Please print the data shown below without any alteration.

+++ DATA IN THIS EXERCISE +++

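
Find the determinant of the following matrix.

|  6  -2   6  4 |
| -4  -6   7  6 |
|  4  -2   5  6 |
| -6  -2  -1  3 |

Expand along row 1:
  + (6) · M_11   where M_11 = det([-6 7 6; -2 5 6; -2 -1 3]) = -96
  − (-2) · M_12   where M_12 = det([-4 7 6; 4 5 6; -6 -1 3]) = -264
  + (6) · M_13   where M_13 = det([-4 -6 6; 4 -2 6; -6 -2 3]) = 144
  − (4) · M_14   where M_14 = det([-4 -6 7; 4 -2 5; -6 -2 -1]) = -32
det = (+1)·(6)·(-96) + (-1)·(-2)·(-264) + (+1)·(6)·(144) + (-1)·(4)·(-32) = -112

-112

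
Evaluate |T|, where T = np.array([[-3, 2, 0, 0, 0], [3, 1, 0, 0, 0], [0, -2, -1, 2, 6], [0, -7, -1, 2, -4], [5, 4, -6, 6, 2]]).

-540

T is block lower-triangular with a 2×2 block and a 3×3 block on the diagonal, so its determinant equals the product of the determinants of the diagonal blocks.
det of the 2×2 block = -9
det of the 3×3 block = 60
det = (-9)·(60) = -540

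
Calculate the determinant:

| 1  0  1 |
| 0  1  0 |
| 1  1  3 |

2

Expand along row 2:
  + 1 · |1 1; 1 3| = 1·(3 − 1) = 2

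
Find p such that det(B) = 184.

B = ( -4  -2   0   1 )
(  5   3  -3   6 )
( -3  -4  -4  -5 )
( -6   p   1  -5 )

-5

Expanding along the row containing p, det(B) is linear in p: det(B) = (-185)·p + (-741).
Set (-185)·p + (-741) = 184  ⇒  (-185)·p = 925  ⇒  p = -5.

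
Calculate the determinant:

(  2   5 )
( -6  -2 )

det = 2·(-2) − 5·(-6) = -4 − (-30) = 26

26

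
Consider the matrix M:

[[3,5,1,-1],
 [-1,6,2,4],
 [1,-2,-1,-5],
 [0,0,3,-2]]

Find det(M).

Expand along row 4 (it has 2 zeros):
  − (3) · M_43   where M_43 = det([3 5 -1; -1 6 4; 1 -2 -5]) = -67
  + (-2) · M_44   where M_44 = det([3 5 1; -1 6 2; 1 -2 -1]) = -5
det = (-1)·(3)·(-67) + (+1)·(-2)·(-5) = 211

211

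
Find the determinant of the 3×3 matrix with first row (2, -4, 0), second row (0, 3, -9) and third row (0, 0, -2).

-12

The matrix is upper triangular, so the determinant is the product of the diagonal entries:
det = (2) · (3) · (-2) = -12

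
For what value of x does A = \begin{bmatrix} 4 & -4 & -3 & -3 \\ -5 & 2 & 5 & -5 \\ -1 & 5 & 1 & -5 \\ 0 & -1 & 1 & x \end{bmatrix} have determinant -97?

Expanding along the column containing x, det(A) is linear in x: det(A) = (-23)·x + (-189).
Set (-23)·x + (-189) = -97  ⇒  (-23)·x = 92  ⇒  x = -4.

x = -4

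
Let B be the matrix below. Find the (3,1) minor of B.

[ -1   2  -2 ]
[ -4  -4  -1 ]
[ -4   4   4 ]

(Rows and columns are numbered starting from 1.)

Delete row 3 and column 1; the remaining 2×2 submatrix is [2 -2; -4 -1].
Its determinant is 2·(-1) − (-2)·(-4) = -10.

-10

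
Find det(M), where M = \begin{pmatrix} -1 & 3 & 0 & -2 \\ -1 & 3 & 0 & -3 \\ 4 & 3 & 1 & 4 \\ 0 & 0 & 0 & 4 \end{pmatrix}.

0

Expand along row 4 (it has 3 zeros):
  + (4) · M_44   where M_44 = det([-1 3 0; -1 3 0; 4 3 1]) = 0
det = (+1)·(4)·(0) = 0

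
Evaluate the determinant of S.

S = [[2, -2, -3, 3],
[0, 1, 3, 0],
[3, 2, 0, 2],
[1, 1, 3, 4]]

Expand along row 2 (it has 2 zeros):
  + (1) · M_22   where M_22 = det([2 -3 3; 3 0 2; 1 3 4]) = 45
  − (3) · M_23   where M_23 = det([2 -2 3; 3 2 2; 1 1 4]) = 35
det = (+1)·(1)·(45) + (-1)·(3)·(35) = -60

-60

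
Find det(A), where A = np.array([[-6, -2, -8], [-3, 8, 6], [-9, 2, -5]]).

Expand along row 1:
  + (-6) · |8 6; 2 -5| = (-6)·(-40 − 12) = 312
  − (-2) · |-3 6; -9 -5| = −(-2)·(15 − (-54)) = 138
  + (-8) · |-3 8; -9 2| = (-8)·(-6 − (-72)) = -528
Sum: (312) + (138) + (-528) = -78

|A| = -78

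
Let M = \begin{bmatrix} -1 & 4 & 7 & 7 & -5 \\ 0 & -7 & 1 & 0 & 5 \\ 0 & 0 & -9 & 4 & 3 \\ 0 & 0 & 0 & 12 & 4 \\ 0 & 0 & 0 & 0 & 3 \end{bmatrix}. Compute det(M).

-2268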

+++

* TASK OUTPUT
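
Find the determinant of the following matrix.

|  6  -2   6  4 |
| -4  -6   7  6 |
|  4  -2   5  6 |
| -6  -2  -1  3 |

Expand along row 1:
  + (6) · M_11   where M_11 = det([-6 7 6; -2 5 6; -2 -1 3]) = -96
  − (-2) · M_12   where M_12 = det([-4 7 6; 4 5 6; -6 -1 3]) = -264
  + (6) · M_13   where M_13 = det([-4 -6 6; 4 -2 6; -6 -2 3]) = 144
  − (4) · M_14   where M_14 = det([-4 -6 7; 4 -2 5; -6 -2 -1]) = -32
det = (+1)·(6)·(-96) + (-1)·(-2)·(-264) + (+1)·(6)·(144) + (-1)·(4)·(-32) = -112

-112

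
Evaluate |T|, where T = np.array([[-3, 2, 0, 0, 0], [3, 1, 0, 0, 0], [0, -2, -1, 2, 6], [0, -7, -1, 2, -4], [5, 4, -6, 6, 2]]).

-540

T is block lower-triangular with a 2×2 block and a 3×3 block on the diagonal, so its determinant equals the product of the determinants of the diagonal blocks.
det of the 2×2 block = -9
det of the 3×3 block = 60
det = (-9)·(60) = -540

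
Calculate the determinant:

| 1  0  1 |
| 0  1  0 |
| 1  1  3 |

2

Expand along row 2:
  + 1 · |1 1; 1 3| = 1·(3 − 1) = 2

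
Find p such that det(B) = 184.

B = ( -4  -2   0   1 )
(  5   3  -3   6 )
( -3  -4  -4  -5 )
( -6   p   1  -5 )

-5

Expanding along the row containing p, det(B) is linear in p: det(B) = (-185)·p + (-741).
Set (-185)·p + (-741) = 184  ⇒  (-185)·p = 925  ⇒  p = -5.

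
Calculate the determinant:

(  2   5 )
( -6  -2 )

det = 2·(-2) − 5·(-6) = -4 − (-30) = 26

26

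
Consider the matrix M:

[[3,5,1,-1],
 [-1,6,2,4],
 [1,-2,-1,-5],
 [0,0,3,-2]]

Find det(M).

Expand along row 4 (it has 2 zeros):
  − (3) · M_43   where M_43 = det([3 5 -1; -1 6 4; 1 -2 -5]) = -67
  + (-2) · M_44   where M_44 = det([3 5 1; -1 6 2; 1 -2 -1]) = -5
det = (-1)·(3)·(-67) + (+1)·(-2)·(-5) = 211

211

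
Find the determinant of the 3×3 matrix with first row (2, -4, 0), second row (0, 3, -9) and third row (0, 0, -2).

-12

The matrix is upper triangular, so the determinant is the product of the diagonal entries:
det = (2) · (3) · (-2) = -12

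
For what value of x does A = \begin{bmatrix} 4 & -4 & -3 & -3 \\ -5 & 2 & 5 & -5 \\ -1 & 5 & 1 & -5 \\ 0 & -1 & 1 & x \end{bmatrix} have determinant -97?

Expanding along the column containing x, det(A) is linear in x: det(A) = (-23)·x + (-189).
Set (-23)·x + (-189) = -97  ⇒  (-23)·x = 92  ⇒  x = -4.

x = -4

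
Let B be the matrix below. Find the (3,1) minor of B.

[ -1   2  -2 ]
[ -4  -4  -1 ]
[ -4   4   4 ]

(Rows and columns are numbered starting from 1.)

Delete row 3 and column 1; the remaining 2×2 submatrix is [2 -2; -4 -1].
Its determinant is 2·(-1) − (-2)·(-4) = -10.

-10

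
Find det(M), where M = \begin{pmatrix} -1 & 3 & 0 & -2 \\ -1 & 3 & 0 & -3 \\ 4 & 3 & 1 & 4 \\ 0 & 0 & 0 & 4 \end{pmatrix}.

0

Expand along row 4 (it has 3 zeros):
  + (4) · M_44   where M_44 = det([-1 3 0; -1 3 0; 4 3 1]) = 0
det = (+1)·(4)·(0) = 0

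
Evaluate the determinant of S.

S = [[2, -2, -3, 3],
[0, 1, 3, 0],
[3, 2, 0, 2],
[1, 1, 3, 4]]

Expand along row 2 (it has 2 zeros):
  + (1) · M_22   where M_22 = det([2 -3 3; 3 0 2; 1 3 4]) = 45
  − (3) · M_23   where M_23 = det([2 -2 3; 3 2 2; 1 1 4]) = 35
det = (+1)·(1)·(45) + (-1)·(3)·(35) = -60

-60

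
Find det(A), where A = np.array([[-6, -2, -8], [-3, 8, 6], [-9, 2, -5]]).

Expand along row 1:
  + (-6) · |8 6; 2 -5| = (-6)·(-40 − 12) = 312
  − (-2) · |-3 6; -9 -5| = −(-2)·(15 − (-54)) = 138
  + (-8) · |-3 8; -9 2| = (-8)·(-6 − (-72)) = -528
Sum: (312) + (138) + (-528) = -78

|A| = -78

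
Let M = \begin{bmatrix} -1 & 4 & 7 & 7 & -5 \\ 0 & -7 & 1 & 0 & 5 \\ 0 & 0 & -9 & 4 & 3 \\ 0 & 0 & 0 & 12 & 4 \\ 0 & 0 & 0 & 0 & 3 \end{bmatrix}. Compute det(M).

-2268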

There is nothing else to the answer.